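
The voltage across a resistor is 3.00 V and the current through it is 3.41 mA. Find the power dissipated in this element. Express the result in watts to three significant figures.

With V and I both given, power follows immediately from P = V I.
P = 3.00 V × 0.003410 A = 0.01023 W

0.0102 W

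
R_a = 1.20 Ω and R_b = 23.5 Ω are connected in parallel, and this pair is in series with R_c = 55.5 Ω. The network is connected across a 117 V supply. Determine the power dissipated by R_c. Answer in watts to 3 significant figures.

237 W

Reduce the parallel combination to a single R_p; the circuit then becomes R_p in series with the remaining resistor.
R_p = (1.20×23.5)/(1.20+23.5) = 1.142 Ω
R_total = R_p + 55.5 = 1.142 + 55.5 = 56.64 Ω
I = V / R_total = 117 / 56.64 = 2.066 A
All the supply current flows through R_c; use P = I²R_c.
P_R_c = (2.066)² × 55.5 = 236.8 W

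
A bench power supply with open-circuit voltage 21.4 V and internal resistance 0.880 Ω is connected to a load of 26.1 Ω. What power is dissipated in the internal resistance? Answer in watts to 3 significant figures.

0.554 W

The source's internal resistance is just another series element carrying I; its dissipation is I²r.
I = ε / (r + R) = 21.4 / (0.880 + 26.1) = 0.7932 A
P_int = I² r = (0.7932)² × 0.880 = 0.5536 W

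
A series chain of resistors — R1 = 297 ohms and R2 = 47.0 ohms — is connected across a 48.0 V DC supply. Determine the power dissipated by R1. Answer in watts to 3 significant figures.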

• _Work instruction_
Copy down the entries exactly, leaving out no line.

• _Finished task_
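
The voltage across a resistor is 3.00 V and the current through it is 3.41 mA. Find the power dissipated in this element. Express the result in watts to three significant figures.

With V and I both given, power follows immediately from P = V I.
P = 3.00 V × 0.003410 A = 0.01023 W

0.0102 W

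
R_a = 1.20 Ω and R_b = 23.5 Ω are connected in parallel, and this pair is in series with R_c = 55.5 Ω. The network is connected across a 117 V supply. Determine the power dissipated by R_c. Answer in watts to 3 significant figures.

237 W

Reduce the parallel combination to a single R_p; the circuit then becomes R_p in series with the remaining resistor.
R_p = (1.20×23.5)/(1.20+23.5) = 1.142 Ω
R_total = R_p + 55.5 = 1.142 + 55.5 = 56.64 Ω
I = V / R_total = 117 / 56.64 = 2.066 A
All the supply current flows through R_c; use P = I²R_c.
P_R_c = (2.066)² × 55.5 = 236.8 W

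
A bench power supply with open-circuit voltage 21.4 V and internal resistance 0.880 Ω is connected to a load of 26.1 Ω. What power is dissipated in the internal resistance? Answer in watts to 3 significant figures.

0.554 W

The source's internal resistance is just another series element carrying I; its dissipation is I²r.
I = ε / (r + R) = 21.4 / (0.880 + 26.1) = 0.7932 A
P_int = I² r = (0.7932)² × 0.880 = 0.5536 W

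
A series chain of resistors — R1 = 297 ohms and R2 = 47.0 ohms — is connected across a 48.0 V DC supply. Determine the power dissipated by R1. Answer in watts to 3 significant figures.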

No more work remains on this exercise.